What lines below mention the word "time"? Copy each one.
# # #
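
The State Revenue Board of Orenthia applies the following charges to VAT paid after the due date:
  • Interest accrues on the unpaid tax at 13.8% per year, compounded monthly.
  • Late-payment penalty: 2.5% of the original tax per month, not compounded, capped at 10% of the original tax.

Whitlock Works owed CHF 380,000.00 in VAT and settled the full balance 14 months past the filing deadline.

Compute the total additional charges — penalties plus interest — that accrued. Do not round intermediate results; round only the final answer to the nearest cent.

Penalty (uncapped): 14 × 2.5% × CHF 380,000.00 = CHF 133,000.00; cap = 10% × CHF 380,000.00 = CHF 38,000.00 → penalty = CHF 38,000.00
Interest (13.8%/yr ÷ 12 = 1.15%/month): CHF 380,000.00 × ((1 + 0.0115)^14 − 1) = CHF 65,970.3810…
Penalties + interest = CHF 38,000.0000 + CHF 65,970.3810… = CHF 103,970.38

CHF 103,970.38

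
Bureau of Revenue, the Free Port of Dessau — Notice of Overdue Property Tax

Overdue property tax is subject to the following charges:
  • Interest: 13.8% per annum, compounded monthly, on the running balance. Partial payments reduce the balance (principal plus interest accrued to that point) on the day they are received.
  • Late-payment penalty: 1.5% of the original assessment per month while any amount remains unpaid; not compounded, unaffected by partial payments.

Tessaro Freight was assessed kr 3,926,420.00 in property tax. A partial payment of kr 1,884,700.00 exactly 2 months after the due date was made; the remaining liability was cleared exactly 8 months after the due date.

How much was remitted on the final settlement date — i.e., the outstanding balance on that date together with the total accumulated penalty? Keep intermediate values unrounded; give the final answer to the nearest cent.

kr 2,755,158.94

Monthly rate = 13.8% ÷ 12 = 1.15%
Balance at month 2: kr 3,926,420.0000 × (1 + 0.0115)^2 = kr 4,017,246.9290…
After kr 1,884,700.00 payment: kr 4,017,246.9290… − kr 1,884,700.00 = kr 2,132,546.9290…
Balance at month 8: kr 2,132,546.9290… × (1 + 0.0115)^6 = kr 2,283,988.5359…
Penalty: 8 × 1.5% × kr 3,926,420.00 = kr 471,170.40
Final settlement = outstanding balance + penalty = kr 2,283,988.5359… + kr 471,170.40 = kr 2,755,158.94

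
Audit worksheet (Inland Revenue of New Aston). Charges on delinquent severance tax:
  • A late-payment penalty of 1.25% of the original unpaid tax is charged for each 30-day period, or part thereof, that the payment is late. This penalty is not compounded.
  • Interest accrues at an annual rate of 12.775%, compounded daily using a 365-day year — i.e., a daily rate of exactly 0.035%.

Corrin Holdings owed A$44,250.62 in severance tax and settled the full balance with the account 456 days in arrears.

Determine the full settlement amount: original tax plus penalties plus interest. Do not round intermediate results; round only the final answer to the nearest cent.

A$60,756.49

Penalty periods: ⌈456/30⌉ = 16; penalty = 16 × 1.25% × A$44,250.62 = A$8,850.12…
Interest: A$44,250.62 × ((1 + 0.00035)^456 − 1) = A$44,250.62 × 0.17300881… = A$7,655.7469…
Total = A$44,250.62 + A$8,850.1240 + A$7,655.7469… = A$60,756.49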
# # #
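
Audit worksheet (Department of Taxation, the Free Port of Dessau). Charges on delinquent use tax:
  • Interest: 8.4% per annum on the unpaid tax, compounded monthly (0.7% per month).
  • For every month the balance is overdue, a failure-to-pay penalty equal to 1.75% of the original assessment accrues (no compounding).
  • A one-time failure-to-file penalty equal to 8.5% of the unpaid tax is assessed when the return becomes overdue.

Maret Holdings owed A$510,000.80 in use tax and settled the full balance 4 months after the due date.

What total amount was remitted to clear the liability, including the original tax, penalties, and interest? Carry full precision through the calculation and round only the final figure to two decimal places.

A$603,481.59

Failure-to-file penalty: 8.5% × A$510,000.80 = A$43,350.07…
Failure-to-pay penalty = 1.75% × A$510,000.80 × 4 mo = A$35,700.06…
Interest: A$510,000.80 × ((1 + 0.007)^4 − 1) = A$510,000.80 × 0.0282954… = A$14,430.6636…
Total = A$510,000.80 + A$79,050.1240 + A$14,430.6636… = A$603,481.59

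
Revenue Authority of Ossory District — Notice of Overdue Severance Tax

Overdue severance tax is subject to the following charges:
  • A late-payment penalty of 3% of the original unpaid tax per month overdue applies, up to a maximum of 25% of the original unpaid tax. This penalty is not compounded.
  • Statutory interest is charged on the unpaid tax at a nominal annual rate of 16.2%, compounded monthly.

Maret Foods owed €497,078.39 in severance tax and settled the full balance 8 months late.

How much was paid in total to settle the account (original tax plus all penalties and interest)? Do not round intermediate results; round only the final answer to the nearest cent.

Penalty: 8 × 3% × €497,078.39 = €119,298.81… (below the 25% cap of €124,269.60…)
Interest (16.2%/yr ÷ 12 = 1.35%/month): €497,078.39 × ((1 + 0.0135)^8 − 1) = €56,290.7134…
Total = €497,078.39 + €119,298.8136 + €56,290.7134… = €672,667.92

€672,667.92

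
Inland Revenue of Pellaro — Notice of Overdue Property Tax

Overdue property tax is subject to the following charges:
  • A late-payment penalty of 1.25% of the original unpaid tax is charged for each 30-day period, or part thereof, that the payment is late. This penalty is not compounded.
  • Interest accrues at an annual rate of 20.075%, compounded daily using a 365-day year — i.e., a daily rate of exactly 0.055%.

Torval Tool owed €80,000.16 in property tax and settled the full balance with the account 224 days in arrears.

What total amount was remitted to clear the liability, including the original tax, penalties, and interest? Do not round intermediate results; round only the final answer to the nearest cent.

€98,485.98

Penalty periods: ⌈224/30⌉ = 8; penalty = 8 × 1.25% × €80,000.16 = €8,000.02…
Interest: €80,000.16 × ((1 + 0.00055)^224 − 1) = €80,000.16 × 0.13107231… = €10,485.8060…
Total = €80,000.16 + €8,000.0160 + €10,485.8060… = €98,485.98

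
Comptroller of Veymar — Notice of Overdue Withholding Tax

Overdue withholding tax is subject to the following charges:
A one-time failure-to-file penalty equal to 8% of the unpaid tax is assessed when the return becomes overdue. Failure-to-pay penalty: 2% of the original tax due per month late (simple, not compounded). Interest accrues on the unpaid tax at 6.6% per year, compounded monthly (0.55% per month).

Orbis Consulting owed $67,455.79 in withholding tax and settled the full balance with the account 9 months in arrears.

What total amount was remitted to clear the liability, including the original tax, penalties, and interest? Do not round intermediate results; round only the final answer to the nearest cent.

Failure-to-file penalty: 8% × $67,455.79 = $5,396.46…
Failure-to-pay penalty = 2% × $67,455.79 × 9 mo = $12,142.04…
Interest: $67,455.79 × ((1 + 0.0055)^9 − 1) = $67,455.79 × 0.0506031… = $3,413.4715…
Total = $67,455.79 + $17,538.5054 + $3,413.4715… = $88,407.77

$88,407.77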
# # #
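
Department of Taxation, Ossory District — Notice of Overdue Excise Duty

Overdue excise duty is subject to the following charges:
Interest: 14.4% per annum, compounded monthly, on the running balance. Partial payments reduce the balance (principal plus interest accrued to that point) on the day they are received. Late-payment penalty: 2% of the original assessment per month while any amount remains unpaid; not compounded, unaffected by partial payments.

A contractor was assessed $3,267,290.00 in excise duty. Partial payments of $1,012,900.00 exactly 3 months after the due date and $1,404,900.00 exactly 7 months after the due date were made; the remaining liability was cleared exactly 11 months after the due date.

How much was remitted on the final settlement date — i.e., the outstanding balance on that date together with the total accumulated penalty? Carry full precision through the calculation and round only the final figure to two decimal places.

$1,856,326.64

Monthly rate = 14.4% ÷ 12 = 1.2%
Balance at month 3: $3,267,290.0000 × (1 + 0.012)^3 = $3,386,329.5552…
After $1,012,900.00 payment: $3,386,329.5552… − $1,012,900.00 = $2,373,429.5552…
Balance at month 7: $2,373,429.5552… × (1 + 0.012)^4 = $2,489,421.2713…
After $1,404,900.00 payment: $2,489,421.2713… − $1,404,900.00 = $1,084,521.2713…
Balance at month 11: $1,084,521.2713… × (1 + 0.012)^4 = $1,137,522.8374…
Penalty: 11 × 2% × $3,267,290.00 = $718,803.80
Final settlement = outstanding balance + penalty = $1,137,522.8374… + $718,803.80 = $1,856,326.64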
# # #
**EXERCISE RESULT:**
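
  • A one-time failure-to-file penalty equal to 8.5% of the unpaid tax is assessed when the return becomes overdue.
A one-time failure-to-file penalty equal to 8% of the unpaid tax is assessed when the return becomes overdue. Failure-to-pay penalty: 2% of the original tax due per month late (simple, not compounded). Interest accrues on the unpaid tax at 6.6% per year, compounded monthly (0.55% per month).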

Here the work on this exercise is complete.